[WORK TO BE COMPLETED]
Exactly as they appear below, repeat the lines from the one with "(5,6), (5,7), (7,8)." through the one with "an Eulerian path?", and no others.

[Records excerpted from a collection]

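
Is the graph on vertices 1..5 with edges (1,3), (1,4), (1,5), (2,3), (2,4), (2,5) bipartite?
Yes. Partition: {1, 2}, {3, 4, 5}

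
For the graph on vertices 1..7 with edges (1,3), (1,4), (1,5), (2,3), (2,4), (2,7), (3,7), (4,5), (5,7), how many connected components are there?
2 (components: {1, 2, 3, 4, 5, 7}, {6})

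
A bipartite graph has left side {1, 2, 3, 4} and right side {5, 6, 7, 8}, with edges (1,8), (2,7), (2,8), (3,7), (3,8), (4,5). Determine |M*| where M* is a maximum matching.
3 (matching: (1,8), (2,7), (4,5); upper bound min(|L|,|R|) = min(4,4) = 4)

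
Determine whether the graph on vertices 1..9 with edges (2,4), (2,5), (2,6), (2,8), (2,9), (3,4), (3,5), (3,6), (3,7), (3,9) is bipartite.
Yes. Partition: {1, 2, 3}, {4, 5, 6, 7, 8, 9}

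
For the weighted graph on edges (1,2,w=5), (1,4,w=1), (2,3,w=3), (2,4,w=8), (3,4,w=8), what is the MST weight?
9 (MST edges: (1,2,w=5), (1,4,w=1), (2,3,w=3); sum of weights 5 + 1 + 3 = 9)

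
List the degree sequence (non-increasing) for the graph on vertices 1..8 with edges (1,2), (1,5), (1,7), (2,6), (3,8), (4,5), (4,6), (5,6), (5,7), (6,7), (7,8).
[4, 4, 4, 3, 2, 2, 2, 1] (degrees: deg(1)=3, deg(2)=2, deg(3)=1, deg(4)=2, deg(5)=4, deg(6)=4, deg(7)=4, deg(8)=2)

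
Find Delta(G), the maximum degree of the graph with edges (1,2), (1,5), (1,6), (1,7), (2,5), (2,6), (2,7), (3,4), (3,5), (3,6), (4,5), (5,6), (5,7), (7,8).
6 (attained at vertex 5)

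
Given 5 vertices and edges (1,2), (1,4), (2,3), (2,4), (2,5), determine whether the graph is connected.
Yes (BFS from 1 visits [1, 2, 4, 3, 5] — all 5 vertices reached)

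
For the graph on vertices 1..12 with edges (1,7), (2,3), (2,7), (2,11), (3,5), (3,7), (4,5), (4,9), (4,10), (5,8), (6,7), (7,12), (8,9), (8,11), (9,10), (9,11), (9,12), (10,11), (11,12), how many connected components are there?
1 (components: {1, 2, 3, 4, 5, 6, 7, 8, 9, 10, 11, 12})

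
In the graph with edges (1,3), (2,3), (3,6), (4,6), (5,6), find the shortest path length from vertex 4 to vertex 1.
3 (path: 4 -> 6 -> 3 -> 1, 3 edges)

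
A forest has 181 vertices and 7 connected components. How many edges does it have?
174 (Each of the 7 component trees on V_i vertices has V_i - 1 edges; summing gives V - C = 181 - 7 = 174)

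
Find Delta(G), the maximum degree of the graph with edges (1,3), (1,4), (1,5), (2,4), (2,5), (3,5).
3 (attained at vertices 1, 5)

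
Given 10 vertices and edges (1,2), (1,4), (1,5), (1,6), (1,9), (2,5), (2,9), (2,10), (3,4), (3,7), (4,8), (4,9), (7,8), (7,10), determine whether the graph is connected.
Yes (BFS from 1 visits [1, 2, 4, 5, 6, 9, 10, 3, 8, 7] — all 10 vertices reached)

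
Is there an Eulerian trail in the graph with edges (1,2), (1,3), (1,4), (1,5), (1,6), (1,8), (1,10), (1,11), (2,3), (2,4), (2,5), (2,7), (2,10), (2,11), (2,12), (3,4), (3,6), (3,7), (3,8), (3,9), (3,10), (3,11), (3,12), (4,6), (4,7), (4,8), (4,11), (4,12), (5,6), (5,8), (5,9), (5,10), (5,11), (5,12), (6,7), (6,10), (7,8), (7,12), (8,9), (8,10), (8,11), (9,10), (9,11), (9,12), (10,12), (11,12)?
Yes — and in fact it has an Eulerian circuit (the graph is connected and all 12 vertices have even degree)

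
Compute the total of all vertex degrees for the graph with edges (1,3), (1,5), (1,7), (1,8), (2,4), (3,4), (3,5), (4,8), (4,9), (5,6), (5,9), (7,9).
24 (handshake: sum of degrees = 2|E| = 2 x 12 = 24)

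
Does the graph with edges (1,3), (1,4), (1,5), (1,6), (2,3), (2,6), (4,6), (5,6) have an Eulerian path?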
--
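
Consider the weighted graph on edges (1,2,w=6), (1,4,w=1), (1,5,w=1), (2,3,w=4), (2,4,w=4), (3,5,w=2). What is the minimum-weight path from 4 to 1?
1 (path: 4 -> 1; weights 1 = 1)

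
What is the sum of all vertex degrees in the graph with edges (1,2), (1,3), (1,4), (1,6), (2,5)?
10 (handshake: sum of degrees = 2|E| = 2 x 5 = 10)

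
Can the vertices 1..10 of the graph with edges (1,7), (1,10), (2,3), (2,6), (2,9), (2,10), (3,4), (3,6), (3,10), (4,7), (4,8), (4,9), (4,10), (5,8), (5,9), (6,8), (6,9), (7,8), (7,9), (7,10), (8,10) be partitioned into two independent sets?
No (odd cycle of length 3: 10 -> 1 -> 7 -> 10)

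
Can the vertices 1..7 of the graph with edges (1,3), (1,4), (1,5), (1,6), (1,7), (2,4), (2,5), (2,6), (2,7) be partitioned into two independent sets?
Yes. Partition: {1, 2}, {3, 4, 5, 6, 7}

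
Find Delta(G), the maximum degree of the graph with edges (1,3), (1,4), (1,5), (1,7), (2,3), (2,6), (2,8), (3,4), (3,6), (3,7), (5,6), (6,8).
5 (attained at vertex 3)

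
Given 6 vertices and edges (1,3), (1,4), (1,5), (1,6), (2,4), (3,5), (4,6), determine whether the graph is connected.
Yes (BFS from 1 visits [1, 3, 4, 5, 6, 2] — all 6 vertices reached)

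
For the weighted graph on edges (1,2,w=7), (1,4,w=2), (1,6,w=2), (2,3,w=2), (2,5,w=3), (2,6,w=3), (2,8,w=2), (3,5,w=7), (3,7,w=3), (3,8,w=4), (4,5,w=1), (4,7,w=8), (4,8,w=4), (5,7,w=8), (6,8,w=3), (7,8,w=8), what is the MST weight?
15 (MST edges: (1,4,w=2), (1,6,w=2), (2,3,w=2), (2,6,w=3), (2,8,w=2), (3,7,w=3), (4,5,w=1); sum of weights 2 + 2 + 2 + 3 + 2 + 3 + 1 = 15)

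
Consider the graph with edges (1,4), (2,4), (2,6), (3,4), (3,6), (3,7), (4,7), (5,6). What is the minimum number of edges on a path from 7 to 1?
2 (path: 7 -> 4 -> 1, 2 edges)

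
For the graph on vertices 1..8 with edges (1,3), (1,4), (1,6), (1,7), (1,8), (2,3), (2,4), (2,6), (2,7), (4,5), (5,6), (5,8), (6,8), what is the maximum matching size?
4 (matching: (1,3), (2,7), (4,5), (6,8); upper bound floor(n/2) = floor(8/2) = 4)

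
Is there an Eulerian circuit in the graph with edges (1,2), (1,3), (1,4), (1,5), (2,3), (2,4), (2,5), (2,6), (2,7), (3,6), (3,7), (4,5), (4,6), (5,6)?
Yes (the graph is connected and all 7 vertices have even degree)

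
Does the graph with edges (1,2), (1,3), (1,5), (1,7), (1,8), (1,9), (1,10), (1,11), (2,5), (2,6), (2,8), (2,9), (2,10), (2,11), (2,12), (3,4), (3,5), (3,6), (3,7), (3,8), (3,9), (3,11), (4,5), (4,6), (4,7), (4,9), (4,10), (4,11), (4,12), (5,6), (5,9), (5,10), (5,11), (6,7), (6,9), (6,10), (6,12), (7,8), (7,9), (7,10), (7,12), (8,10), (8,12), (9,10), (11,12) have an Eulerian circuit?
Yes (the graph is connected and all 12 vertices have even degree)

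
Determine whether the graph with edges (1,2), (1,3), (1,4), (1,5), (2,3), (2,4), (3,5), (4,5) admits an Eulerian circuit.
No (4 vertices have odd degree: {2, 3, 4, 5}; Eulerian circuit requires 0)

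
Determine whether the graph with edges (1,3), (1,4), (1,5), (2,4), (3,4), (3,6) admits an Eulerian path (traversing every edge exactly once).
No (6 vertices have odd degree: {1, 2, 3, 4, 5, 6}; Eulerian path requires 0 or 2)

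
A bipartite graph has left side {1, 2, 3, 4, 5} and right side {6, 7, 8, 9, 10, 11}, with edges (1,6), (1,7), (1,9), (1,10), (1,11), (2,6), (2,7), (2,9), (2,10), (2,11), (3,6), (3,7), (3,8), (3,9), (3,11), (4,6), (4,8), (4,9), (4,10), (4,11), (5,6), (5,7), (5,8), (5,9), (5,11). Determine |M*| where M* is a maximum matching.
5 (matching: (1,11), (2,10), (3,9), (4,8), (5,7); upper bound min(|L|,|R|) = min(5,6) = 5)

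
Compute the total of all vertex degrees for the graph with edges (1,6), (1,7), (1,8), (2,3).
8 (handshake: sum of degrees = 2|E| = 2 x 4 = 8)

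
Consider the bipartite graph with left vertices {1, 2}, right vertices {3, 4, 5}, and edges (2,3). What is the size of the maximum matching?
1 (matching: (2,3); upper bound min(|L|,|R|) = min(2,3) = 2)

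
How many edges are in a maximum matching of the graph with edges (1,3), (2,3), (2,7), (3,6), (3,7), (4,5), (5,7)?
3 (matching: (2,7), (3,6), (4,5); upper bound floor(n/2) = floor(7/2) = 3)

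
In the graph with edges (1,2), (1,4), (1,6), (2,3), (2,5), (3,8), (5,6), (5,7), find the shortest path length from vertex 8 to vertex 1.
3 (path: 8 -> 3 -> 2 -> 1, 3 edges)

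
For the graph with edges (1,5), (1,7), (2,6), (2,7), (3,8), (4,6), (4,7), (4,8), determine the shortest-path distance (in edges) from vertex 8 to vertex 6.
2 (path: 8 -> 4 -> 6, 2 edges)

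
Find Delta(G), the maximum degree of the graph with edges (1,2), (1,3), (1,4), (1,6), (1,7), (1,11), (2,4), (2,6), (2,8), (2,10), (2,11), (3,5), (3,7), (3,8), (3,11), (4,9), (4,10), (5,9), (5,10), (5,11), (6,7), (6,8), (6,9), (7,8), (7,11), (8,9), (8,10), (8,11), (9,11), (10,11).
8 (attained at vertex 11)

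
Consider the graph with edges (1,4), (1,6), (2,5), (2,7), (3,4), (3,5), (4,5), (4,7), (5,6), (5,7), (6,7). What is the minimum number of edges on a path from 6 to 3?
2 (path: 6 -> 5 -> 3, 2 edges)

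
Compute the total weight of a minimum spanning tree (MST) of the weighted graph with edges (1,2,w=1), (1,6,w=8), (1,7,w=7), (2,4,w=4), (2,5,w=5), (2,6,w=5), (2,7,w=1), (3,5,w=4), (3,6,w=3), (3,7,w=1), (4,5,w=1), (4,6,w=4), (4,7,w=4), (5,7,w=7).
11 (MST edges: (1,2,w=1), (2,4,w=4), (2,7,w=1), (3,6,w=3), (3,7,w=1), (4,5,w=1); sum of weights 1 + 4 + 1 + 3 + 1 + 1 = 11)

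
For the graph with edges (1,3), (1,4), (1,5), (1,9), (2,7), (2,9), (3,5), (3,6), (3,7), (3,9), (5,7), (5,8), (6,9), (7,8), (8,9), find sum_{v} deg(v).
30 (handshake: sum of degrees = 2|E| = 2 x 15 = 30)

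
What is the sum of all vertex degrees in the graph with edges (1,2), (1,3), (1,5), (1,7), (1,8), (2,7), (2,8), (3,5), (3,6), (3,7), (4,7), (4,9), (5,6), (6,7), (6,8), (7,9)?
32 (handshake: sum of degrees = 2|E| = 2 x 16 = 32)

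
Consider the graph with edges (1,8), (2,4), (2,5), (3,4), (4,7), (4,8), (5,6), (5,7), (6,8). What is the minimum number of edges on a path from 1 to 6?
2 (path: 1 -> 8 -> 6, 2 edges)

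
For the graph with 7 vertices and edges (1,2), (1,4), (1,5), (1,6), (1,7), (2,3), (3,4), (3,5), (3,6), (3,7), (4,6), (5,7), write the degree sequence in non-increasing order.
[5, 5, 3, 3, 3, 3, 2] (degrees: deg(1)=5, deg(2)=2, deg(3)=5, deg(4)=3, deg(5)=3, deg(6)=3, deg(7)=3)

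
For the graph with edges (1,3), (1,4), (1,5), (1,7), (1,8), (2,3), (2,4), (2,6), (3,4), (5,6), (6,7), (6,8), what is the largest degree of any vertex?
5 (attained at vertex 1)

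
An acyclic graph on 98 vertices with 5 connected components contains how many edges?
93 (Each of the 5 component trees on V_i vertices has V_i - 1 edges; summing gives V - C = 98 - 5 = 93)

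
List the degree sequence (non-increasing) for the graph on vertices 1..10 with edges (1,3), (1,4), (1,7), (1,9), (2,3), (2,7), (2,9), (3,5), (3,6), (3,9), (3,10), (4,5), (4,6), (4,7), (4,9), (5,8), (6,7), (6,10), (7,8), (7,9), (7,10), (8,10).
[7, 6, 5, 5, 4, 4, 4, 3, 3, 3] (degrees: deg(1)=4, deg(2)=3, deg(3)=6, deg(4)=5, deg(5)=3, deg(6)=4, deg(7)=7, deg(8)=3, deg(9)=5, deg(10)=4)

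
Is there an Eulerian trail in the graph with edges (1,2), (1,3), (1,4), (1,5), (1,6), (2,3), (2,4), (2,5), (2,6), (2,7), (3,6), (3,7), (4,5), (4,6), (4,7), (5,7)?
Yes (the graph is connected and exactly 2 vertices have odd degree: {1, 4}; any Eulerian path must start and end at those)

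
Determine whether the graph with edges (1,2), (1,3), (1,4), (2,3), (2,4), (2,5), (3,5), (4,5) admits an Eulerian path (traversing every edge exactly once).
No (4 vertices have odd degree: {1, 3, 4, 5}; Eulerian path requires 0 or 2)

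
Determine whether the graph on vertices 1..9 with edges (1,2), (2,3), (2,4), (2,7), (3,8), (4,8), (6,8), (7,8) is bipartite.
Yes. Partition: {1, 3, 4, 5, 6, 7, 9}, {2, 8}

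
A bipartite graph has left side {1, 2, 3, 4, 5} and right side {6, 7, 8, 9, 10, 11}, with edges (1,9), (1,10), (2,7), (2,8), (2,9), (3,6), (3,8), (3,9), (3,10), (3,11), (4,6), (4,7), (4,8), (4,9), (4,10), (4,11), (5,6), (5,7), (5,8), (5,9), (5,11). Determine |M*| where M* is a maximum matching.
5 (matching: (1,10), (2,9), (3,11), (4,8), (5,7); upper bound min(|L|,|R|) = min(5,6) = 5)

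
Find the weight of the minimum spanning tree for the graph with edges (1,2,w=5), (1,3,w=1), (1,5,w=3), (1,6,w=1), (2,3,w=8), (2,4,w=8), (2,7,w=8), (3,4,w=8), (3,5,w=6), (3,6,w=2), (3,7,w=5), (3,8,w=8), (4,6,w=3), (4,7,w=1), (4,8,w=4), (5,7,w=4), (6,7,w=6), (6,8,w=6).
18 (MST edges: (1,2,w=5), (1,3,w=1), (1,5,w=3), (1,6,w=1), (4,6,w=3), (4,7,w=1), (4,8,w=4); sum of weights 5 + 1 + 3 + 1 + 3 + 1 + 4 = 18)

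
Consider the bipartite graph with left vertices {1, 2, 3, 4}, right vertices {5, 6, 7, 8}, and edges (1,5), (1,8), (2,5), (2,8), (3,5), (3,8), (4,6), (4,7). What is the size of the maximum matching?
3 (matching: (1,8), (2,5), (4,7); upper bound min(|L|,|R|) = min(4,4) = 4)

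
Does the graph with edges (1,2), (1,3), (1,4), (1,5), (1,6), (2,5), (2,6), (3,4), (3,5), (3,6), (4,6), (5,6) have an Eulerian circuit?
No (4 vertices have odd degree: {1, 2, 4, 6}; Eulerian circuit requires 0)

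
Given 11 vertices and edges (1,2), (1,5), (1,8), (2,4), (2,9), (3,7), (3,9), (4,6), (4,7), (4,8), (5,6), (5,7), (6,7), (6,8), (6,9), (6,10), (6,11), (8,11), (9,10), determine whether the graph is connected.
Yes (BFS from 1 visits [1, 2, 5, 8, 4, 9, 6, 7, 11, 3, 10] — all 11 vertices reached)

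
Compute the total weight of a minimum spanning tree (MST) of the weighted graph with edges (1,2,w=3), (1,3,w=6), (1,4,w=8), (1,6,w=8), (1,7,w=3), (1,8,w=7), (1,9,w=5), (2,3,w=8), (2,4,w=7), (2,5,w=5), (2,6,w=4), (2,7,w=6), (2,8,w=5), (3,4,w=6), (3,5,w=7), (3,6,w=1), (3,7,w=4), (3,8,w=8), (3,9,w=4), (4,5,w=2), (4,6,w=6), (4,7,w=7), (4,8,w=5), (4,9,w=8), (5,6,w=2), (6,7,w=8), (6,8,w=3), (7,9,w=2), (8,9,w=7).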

[ANSWER TO THIS TASK]
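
Find Delta(G), the maximum degree of the graph with edges (1,2), (1,5), (1,6), (1,7), (2,5), (2,6), (2,7), (3,4), (3,5), (3,6), (4,5), (5,6), (5,7), (7,8).
6 (attained at vertex 5)

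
Given 5 vertices and edges (1,2), (1,4), (2,3), (2,4), (2,5), determine whether the graph is connected.
Yes (BFS from 1 visits [1, 2, 4, 3, 5] — all 5 vertices reached)

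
For the graph on vertices 1..12 with edges (1,7), (2,3), (2,7), (2,11), (3,5), (3,7), (4,5), (4,9), (4,10), (5,8), (6,7), (7,12), (8,9), (8,11), (9,10), (9,11), (9,12), (10,11), (11,12), how many connected components are there?
1 (components: {1, 2, 3, 4, 5, 6, 7, 8, 9, 10, 11, 12})

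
In the graph with edges (1,3), (2,3), (3,6), (4,6), (5,6), find the shortest path length from vertex 4 to vertex 1.
3 (path: 4 -> 6 -> 3 -> 1, 3 edges)

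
A forest has 181 vertices and 7 connected components. How many edges does it have?
174 (Each of the 7 component trees on V_i vertices has V_i - 1 edges; summing gives V - C = 181 - 7 = 174)

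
Find Delta(G), the maximum degree of the graph with edges (1,3), (1,4), (1,5), (2,4), (2,5), (3,5).
3 (attained at vertices 1, 5)

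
Given 10 vertices and edges (1,2), (1,4), (1,5), (1,6), (1,9), (2,5), (2,9), (2,10), (3,4), (3,7), (4,8), (4,9), (7,8), (7,10), determine whether the graph is connected.
Yes (BFS from 1 visits [1, 2, 4, 5, 6, 9, 10, 3, 8, 7] — all 10 vertices reached)

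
Is there an Eulerian trail in the graph with edges (1,2), (1,3), (1,4), (1,5), (1,6), (1,8), (1,10), (1,11), (2,3), (2,4), (2,5), (2,7), (2,10), (2,11), (2,12), (3,4), (3,6), (3,7), (3,8), (3,9), (3,10), (3,11), (3,12), (4,6), (4,7), (4,8), (4,11), (4,12), (5,6), (5,8), (5,9), (5,10), (5,11), (5,12), (6,7), (6,10), (7,8), (7,12), (8,9), (8,10), (8,11), (9,10), (9,11), (9,12), (10,12), (11,12)?
Yes — and in fact it has an Eulerian circuit (the graph is connected and all 12 vertices have even degree)

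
Compute the total of all vertex degrees for the graph with edges (1,3), (1,5), (1,7), (1,8), (2,4), (3,4), (3,5), (4,8), (4,9), (5,6), (5,9), (7,9).
24 (handshake: sum of degrees = 2|E| = 2 x 12 = 24)

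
Does the graph with edges (1,3), (1,4), (1,5), (1,6), (2,3), (2,6), (4,6), (5,6) have an Eulerian path?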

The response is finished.